[Dataset excerpts]
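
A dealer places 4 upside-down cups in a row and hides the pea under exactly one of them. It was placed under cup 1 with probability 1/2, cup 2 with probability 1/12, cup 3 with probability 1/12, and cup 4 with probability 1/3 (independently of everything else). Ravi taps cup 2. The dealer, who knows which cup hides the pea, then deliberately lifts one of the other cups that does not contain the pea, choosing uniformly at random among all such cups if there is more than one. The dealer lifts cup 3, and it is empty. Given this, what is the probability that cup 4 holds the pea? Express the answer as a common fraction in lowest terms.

3/8

Condition on the true location of the pea.
If it is under cup 1 (prior 1/2): the dealer has 2 equally likely choices, so probability 1/2; weight (1/2)·(1/2) = 1/4.
If it is under cup 2 (prior 1/12): the dealer has 3 equally likely choices, so probability 1/3; weight (1/12)·(1/3) = 1/36.
If it is under cup 3 (prior 1/12): the dealer opened cup 3, so this case is ruled out; weight (1/12)·0 = 0.
If it is under cup 4 (prior 1/3): the dealer has 2 equally likely choices, so probability 1/2; weight (1/3)·(1/2) = 1/6.
The weights sum to 4/9.
So P(the pea under cup 4 | the dealer opened cup 3) = (1/6) / (4/9) = 3/8.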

• Problem details
Reproduce each entry from the records above, character for character.

• Response to this task
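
A dealer places 4 upside-down cups in a row and hides the pea under exactly one of them. It was placed under cup 1 with probability 1/2, cup 2 with probability 1/12, cup 3 with probability 1/12, and cup 4 with probability 1/3 (independently of everything else). Ravi taps cup 2. The dealer, who knows which cup hides the pea, then deliberately lifts one of the other cups that does not contain the pea, choosing uniformly at random among all such cups if there is more than one. The dealer lifts cup 3, and it is empty. Given this, what is the probability that cup 4 holds the pea? Express the answer as a common fraction in lowest terms.

3/8

Condition on the true location of the pea.
If it is under cup 1 (prior 1/2): the dealer has 2 equally likely choices, so probability 1/2; weight (1/2)·(1/2) = 1/4.
If it is under cup 2 (prior 1/12): the dealer has 3 equally likely choices, so probability 1/3; weight (1/12)·(1/3) = 1/36.
If it is under cup 3 (prior 1/12): the dealer opened cup 3, so this case is ruled out; weight (1/12)·0 = 0.
If it is under cup 4 (prior 1/3): the dealer has 2 equally likely choices, so probability 1/2; weight (1/3)·(1/2) = 1/6.
The weights sum to 4/9.
So P(the pea under cup 4 | the dealer opened cup 3) = (1/6) / (4/9) = 3/8.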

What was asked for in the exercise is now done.